→ Aim of the exercise:
Please reproduce all of the lines below, word for word and in full.

============================================================

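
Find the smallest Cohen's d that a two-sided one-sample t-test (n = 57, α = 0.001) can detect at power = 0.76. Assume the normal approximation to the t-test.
d ≈ 0.53

Minimum detectable effect (one-sample t-test, normal approximation):
d = (z_{α/2} + z_β) / √n
d = (3.291 + 0.706) / √57
d = 3.997 / 7.550
d ≈ 0.53

By Cohen's convention (0.2 small / 0.5 medium / 0.8 large): medium effect.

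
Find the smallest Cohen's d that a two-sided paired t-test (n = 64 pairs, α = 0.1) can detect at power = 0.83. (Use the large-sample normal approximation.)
d ≈ 0.32

Minimum detectable effect (paired t-test, normal approximation):
d = (z_{α/2} + z_β) / √n
d = (1.645 + 0.954) / √64
d = 2.599 / 8.000
d ≈ 0.32

By Cohen's convention (0.2 small / 0.5 medium / 0.8 large): small effect.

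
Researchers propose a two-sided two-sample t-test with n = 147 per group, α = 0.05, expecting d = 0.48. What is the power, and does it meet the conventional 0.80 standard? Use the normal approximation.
Power ≈ 0.98; the study is adequately powered (power ≥ 0.80)

Power calculation (two-sample t-test, normal approximation):
z_β = d · √(n/2) - z_{α/2}
z_β = 0.48 · √(147/2) - 1.960
z_β = 0.48 · 8.573 - 1.960
z_β = 2.155

Power = Φ(z_β) = Φ(2.155) ≈ 0.984

Effect size d = 0.48 is small by Cohen's convention (0.2/0.5/0.8).

Threshold: power ≥ 0.80 is conventionally adequate.
Power ≈ 0.98 → the study is adequately powered (power ≥ 0.80).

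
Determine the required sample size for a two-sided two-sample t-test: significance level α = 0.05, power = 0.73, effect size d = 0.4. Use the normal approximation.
n = 83 per group

Sample size formula (two-sample t-test, normal approximation):
n = 2 · ((z_{α/2} + z_β) / d)²

z_{α/2} = 1.960 (for α = 0.05, two-sided)
z_β = 0.613 (for power = 0.73)
d = 0.4

n = 2 · ((1.960 + 0.613) / 0.4)²
n = 2 · (6.433)²
n ≈ 82.77
Round up to the next whole number: n = 83 per group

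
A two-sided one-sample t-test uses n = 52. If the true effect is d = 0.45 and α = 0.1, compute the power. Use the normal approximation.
Power ≈ 0.95

Power calculation (one-sample t-test, normal approximation):
z_β = d · √n - z_{α/2}
z_β = 0.45 · √52 - 1.645
z_β = 0.45 · 7.211 - 1.645
z_β = 1.600

Power = Φ(z_β) = Φ(1.600) ≈ 0.945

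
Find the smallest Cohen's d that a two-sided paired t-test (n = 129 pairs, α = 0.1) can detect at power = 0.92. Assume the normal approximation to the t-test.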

============================================================

→ Your response:
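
Find the smallest Cohen's d that a two-sided one-sample t-test (n = 57, α = 0.001) can detect at power = 0.76. Assume the normal approximation to the t-test.
d ≈ 0.53

Minimum detectable effect (one-sample t-test, normal approximation):
d = (z_{α/2} + z_β) / √n
d = (3.291 + 0.706) / √57
d = 3.997 / 7.550
d ≈ 0.53

By Cohen's convention (0.2 small / 0.5 medium / 0.8 large): medium effect.

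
Find the smallest Cohen's d that a two-sided paired t-test (n = 64 pairs, α = 0.1) can detect at power = 0.83. (Use the large-sample normal approximation.)
d ≈ 0.32

Minimum detectable effect (paired t-test, normal approximation):
d = (z_{α/2} + z_β) / √n
d = (1.645 + 0.954) / √64
d = 2.599 / 8.000
d ≈ 0.32

By Cohen's convention (0.2 small / 0.5 medium / 0.8 large): small effect.

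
Researchers propose a two-sided two-sample t-test with n = 147 per group, α = 0.05, expecting d = 0.48. What is the power, and does it meet the conventional 0.80 standard? Use the normal approximation.
Power ≈ 0.98; the study is adequately powered (power ≥ 0.80)

Power calculation (two-sample t-test, normal approximation):
z_β = d · √(n/2) - z_{α/2}
z_β = 0.48 · √(147/2) - 1.960
z_β = 0.48 · 8.573 - 1.960
z_β = 2.155

Power = Φ(z_β) = Φ(2.155) ≈ 0.984

Effect size d = 0.48 is small by Cohen's convention (0.2/0.5/0.8).

Threshold: power ≥ 0.80 is conventionally adequate.
Power ≈ 0.98 → the study is adequately powered (power ≥ 0.80).

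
Determine the required sample size for a two-sided two-sample t-test: significance level α = 0.05, power = 0.73, effect size d = 0.4. Use the normal approximation.
n = 83 per group

Sample size formula (two-sample t-test, normal approximation):
n = 2 · ((z_{α/2} + z_β) / d)²

z_{α/2} = 1.960 (for α = 0.05, two-sided)
z_β = 0.613 (for power = 0.73)
d = 0.4

n = 2 · ((1.960 + 0.613) / 0.4)²
n = 2 · (6.433)²
n ≈ 82.77
Round up to the next whole number: n = 83 per group

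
A two-sided one-sample t-test uses n = 52. If the true effect is d = 0.45 and α = 0.1, compute the power. Use the normal approximation.
Power ≈ 0.95

Power calculation (one-sample t-test, normal approximation):
z_β = d · √n - z_{α/2}
z_β = 0.45 · √52 - 1.645
z_β = 0.45 · 7.211 - 1.645
z_β = 1.600

Power = Φ(z_β) = Φ(1.600) ≈ 0.945

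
Find the smallest Cohen's d that a two-sided paired t-test (n = 129 pairs, α = 0.1) can detect at power = 0.92. Assume the normal approximation to the t-test.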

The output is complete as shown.